### Instructions for the task
Check each line of the records below for the word "evolves" and copy those where it appears.

### Data for analysis

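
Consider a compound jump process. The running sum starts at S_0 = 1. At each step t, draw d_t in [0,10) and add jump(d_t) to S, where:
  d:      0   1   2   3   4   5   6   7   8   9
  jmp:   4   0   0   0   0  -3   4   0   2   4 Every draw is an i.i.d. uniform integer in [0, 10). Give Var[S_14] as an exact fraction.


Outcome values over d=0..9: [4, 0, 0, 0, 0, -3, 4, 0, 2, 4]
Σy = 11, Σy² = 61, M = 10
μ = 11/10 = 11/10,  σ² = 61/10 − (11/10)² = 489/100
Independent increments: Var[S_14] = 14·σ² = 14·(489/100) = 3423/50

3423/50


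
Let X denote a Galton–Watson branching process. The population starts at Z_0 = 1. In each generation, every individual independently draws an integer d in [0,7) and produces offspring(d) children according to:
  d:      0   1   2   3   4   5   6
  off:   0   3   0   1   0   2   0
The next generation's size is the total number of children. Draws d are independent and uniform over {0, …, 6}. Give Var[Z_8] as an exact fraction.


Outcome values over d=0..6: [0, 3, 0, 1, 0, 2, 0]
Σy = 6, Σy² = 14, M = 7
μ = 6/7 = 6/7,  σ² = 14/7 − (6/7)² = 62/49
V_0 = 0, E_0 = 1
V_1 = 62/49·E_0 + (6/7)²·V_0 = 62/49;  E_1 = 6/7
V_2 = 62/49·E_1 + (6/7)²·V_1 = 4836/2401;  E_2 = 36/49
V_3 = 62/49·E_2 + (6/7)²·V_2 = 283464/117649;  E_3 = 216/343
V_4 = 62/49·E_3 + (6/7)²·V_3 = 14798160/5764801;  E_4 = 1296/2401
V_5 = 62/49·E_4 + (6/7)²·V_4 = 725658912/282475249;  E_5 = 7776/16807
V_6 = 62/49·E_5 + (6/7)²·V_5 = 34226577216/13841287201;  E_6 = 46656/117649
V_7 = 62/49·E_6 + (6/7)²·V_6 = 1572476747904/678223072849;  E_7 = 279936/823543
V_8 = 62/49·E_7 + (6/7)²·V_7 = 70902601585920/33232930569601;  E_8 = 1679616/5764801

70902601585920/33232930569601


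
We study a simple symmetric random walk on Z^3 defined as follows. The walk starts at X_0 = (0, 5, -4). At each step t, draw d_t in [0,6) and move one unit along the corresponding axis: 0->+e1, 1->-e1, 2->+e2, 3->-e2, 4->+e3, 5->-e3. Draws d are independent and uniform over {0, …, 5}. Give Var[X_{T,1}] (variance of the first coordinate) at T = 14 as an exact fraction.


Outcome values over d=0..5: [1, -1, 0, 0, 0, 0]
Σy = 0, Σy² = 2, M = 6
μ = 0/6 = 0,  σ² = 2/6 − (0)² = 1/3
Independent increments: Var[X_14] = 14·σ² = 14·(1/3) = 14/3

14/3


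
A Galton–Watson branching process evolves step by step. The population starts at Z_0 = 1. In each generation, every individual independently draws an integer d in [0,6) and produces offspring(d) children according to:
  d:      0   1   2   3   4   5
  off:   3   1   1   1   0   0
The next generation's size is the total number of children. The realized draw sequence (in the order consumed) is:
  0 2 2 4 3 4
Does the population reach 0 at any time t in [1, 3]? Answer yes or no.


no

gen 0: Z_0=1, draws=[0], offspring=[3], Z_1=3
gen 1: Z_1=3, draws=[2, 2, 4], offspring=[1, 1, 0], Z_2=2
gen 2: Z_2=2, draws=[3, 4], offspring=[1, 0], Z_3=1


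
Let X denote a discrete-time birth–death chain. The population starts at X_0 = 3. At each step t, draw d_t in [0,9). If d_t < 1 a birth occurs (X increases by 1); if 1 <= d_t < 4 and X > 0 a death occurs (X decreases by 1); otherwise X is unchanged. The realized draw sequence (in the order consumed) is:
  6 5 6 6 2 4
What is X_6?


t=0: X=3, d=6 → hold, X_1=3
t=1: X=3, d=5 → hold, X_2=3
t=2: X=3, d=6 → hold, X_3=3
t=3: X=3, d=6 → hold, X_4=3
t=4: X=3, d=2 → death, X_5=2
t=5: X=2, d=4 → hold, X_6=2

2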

* * *

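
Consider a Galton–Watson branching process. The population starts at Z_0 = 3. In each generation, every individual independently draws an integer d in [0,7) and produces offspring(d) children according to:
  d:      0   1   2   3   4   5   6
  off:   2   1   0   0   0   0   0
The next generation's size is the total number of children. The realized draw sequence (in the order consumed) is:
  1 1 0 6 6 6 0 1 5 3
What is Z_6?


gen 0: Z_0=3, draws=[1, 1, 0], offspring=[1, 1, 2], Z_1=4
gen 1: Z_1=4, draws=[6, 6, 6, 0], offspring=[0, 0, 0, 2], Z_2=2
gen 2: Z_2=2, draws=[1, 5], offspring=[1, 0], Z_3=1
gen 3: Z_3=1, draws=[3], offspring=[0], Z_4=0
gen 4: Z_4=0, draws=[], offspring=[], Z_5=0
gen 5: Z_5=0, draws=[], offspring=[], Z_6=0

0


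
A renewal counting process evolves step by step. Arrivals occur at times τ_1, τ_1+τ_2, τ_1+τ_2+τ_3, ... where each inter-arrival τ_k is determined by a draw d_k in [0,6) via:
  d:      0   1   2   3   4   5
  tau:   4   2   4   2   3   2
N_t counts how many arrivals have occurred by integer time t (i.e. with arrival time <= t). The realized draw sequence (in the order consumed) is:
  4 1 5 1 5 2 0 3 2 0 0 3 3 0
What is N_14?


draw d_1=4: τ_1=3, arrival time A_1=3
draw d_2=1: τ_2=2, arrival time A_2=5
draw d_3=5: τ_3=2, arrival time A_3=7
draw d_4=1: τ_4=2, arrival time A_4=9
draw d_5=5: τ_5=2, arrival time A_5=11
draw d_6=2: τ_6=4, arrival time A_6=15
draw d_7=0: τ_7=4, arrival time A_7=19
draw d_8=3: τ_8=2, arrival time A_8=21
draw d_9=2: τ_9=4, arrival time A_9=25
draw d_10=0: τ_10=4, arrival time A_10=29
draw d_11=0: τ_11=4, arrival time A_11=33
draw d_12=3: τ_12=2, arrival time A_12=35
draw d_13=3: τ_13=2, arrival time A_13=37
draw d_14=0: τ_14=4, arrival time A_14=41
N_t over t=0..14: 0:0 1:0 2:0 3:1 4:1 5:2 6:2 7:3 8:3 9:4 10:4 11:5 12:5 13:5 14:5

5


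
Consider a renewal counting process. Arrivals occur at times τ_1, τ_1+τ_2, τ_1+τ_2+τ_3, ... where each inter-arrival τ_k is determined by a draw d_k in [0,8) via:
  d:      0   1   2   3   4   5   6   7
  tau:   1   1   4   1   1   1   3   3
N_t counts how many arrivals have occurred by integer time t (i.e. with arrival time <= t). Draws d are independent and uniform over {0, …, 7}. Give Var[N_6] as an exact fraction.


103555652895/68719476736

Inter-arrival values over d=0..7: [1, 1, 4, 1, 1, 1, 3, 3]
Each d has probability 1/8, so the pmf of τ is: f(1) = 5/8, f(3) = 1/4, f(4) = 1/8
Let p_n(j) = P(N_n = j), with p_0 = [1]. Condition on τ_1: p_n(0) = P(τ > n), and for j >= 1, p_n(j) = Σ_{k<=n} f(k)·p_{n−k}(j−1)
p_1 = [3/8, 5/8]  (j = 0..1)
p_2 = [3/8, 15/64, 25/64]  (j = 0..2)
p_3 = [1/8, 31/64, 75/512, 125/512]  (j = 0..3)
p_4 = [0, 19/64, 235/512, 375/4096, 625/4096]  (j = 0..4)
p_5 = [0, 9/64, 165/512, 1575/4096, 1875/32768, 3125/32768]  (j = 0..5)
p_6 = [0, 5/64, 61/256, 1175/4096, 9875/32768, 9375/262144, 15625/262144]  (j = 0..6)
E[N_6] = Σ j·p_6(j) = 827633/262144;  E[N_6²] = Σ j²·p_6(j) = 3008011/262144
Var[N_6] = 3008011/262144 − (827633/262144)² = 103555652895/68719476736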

...

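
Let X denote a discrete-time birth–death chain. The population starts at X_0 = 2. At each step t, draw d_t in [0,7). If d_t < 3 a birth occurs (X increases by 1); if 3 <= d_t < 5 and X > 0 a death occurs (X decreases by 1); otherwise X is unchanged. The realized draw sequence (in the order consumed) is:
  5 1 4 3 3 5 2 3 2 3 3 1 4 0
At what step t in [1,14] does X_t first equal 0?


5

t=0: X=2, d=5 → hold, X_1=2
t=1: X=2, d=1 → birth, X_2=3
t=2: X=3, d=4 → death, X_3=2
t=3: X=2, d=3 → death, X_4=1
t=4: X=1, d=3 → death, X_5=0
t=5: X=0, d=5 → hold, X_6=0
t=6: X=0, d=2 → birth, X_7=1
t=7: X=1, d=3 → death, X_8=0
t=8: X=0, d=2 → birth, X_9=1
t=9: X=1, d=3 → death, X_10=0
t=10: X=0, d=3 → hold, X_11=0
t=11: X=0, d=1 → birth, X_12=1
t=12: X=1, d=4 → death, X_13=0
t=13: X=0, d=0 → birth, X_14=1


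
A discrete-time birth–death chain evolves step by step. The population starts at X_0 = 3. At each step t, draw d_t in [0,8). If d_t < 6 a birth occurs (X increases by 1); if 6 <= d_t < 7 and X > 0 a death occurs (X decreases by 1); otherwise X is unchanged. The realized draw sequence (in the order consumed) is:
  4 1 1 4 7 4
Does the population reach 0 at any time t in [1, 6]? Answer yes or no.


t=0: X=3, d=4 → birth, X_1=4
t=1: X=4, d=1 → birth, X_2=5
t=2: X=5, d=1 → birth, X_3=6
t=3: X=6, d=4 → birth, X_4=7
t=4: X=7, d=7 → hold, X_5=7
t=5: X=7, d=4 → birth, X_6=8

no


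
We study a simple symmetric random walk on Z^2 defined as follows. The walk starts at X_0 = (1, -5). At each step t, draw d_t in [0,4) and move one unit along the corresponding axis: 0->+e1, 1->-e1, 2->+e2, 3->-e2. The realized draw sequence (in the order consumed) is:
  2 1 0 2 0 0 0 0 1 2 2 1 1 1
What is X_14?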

### Response area
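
A Galton–Watson branching process evolves step by step. The population starts at Z_0 = 1. In each generation, every individual independently draws an integer d in [0,6) and produces offspring(d) children according to:
A renewal counting process evolves step by step. Arrivals occur at times τ_1, τ_1+τ_2, τ_1+τ_2+τ_3, ... where each inter-arrival τ_k is determined by a draw d_k in [0,6) via:
A discrete-time birth–death chain evolves step by step. The population starts at X_0 = 3. At each step t, draw d_t in [0,8). If d_t < 6 a birth occurs (X increases by 1); if 6 <= d_t < 7 and X > 0 a death occurs (X decreases by 1); otherwise X is unchanged. The realized draw sequence (in the order consumed) is: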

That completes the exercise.